[Stored data]
= Beginning of Section =
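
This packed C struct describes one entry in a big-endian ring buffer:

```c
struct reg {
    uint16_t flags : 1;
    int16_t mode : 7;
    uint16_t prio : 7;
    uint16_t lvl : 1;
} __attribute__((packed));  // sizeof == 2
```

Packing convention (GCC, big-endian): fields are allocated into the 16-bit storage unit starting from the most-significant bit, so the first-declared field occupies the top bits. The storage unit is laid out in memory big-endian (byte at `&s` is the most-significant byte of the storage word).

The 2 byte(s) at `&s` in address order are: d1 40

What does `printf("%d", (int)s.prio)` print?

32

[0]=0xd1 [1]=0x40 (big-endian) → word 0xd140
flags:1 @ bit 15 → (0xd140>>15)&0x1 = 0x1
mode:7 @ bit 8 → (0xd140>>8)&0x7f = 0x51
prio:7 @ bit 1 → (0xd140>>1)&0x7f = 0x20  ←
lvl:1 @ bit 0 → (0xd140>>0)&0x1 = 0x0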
= End of Section =
= Beginning of Section =
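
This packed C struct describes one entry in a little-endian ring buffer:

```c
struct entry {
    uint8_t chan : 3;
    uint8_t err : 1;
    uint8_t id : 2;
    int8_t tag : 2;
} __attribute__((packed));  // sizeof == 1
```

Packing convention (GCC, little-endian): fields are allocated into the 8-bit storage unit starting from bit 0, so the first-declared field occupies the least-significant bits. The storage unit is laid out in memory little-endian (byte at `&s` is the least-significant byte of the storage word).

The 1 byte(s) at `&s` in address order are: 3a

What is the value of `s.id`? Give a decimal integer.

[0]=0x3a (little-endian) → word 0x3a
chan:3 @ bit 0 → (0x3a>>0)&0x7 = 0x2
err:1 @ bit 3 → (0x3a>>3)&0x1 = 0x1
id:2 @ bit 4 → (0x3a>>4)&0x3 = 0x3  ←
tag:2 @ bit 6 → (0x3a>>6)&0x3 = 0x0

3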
= End of Section =
= Beginning of Section =
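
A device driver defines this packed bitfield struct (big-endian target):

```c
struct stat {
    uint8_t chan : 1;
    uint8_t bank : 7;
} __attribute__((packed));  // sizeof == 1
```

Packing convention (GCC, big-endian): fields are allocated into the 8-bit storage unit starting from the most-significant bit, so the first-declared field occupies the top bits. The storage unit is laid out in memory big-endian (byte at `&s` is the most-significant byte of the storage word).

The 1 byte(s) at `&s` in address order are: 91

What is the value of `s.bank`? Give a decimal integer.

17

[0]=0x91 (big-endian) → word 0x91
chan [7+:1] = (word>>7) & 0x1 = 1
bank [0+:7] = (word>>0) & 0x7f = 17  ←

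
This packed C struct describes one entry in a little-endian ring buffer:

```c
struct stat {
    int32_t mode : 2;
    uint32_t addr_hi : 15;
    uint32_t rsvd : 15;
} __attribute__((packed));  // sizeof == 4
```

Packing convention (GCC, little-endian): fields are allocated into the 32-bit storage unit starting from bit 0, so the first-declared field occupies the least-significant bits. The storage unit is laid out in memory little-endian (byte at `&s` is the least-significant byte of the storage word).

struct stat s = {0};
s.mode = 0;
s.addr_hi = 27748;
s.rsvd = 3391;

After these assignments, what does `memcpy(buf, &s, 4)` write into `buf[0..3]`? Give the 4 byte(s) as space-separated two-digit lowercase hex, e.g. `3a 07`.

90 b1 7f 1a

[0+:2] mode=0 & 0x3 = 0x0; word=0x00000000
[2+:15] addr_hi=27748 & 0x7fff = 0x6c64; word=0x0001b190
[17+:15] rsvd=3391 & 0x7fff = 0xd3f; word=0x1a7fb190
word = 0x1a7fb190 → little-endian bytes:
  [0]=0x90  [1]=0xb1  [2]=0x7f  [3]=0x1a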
= End of Section =
:: WHAT IS REQUIRED ::
Working through the entries above, copy every line in which "address" is found.

:: ANSWER TO THE EXERCISE ::
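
The 2 byte(s) at `&s` in address order are: d1 40
The 1 byte(s) at `&s` in address order are: 3a
The 1 byte(s) at `&s` in address order are: 91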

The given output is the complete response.